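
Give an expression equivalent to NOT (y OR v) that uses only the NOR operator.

(((y NOR v) NOR (y NOR v)) NOR ((y NOR v) NOR (y NOR v)))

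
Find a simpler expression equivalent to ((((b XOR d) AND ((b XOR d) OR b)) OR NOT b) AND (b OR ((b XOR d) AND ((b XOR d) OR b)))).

By distribution ((E OR v) AND (E OR NOT v) = E) then absorption (E AND (E OR v) = E):
= (b XOR d)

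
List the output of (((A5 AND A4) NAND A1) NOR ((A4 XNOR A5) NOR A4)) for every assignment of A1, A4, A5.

A1 | A4 | A5 | Output
---------------------
0 | 0 | 0 | 0
0 | 0 | 1 | 0
0 | 1 | 0 | 0
0 | 1 | 1 | 0
1 | 0 | 0 | 0
1 | 0 | 1 | 0
1 | 1 | 0 | 0
1 | 1 | 1 | 1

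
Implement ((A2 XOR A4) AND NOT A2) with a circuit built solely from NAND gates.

((((A2 NAND (A2 NAND A4)) NAND (A4 NAND (A2 NAND A4))) NAND (A2 NAND A2)) NAND (((A2 NAND (A2 NAND A4)) NAND (A4 NAND (A2 NAND A4))) NAND (A2 NAND A2)))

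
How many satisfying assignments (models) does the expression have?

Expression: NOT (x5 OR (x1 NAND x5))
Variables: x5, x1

No assignment satisfies the expression.
Count: 0 out of 4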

Task item ->
Your task is to set down exactly the lines from the line containing "List the output" to the end of the data above, including both ends.

Output below ->
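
List the output of (((A5 AND A4) NAND A1) NOR ((A4 XNOR A5) NOR A4)) for every assignment of A1, A4, A5.

A1 | A4 | A5 | Output
---------------------
0 | 0 | 0 | 0
0 | 0 | 1 | 0
0 | 1 | 0 | 0
0 | 1 | 1 | 0
1 | 0 | 0 | 0
1 | 0 | 1 | 0
1 | 1 | 0 | 0
1 | 1 | 1 | 1

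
Implement ((A2 XOR A4) AND NOT A2) with a circuit built solely from NAND gates.

((((A2 NAND (A2 NAND A4)) NAND (A4 NAND (A2 NAND A4))) NAND (A2 NAND A2)) NAND (((A2 NAND (A2 NAND A4)) NAND (A4 NAND (A2 NAND A4))) NAND (A2 NAND A2)))

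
How many satisfying assignments (models) does the expression have?

Expression: NOT (x5 OR (x1 NAND x5))
Variables: x5, x1

No assignment satisfies the expression.
Count: 0 out of 4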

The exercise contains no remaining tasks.